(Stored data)
···

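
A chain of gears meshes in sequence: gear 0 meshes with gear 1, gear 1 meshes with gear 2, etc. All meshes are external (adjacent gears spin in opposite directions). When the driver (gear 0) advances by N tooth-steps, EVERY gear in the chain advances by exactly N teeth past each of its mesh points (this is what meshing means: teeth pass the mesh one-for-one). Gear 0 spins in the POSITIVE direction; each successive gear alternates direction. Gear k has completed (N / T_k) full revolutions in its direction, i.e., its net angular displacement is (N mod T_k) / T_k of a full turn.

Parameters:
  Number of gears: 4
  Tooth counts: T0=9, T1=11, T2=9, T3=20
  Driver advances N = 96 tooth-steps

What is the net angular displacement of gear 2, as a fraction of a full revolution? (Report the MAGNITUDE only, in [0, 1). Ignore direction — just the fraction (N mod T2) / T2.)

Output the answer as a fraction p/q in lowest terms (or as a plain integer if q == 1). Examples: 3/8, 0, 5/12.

Answer: 2/3

Derivation:
Chain of 4 gears, tooth counts: [9, 11, 9, 20]
  gear 0: T0=9, direction=positive, advance = 96 mod 9 = 6 teeth = 6/9 turn
  gear 1: T1=11, direction=negative, advance = 96 mod 11 = 8 teeth = 8/11 turn
  gear 2: T2=9, direction=positive, advance = 96 mod 9 = 6 teeth = 6/9 turn
  gear 3: T3=20, direction=negative, advance = 96 mod 20 = 16 teeth = 16/20 turn
Gear 2: 96 mod 9 = 6
Fraction = 6 / 9 = 2/3 (gcd(6,9)=3) = 2/3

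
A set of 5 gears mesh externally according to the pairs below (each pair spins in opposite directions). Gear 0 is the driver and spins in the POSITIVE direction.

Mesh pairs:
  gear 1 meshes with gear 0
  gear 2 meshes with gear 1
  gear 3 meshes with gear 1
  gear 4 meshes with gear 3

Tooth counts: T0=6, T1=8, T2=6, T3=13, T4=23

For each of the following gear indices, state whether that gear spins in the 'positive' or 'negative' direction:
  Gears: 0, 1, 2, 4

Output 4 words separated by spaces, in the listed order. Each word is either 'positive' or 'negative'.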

···

- [Task brief]: In which lines of the records does the word "displacement" appear? Copy each of them.

- [Finished exercise]:
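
A chain of gears meshes in sequence: gear 0 meshes with gear 1, gear 1 meshes with gear 2, etc. All meshes are external (adjacent gears spin in opposite directions). When the driver (gear 0) advances by N tooth-steps, EVERY gear in the chain advances by exactly N teeth past each of its mesh points (this is what meshing means: teeth pass the mesh one-for-one). Gear 0 spins in the POSITIVE direction; each successive gear alternates direction. Gear k has completed (N / T_k) full revolutions in its direction, i.e., its net angular displacement is (N mod T_k) / T_k of a full turn.
What is the net angular displacement of gear 2, as a fraction of a full revolution? (Report the MAGNITUDE only, in [0, 1). Ignore direction — just the fraction (N mod T2) / T2.)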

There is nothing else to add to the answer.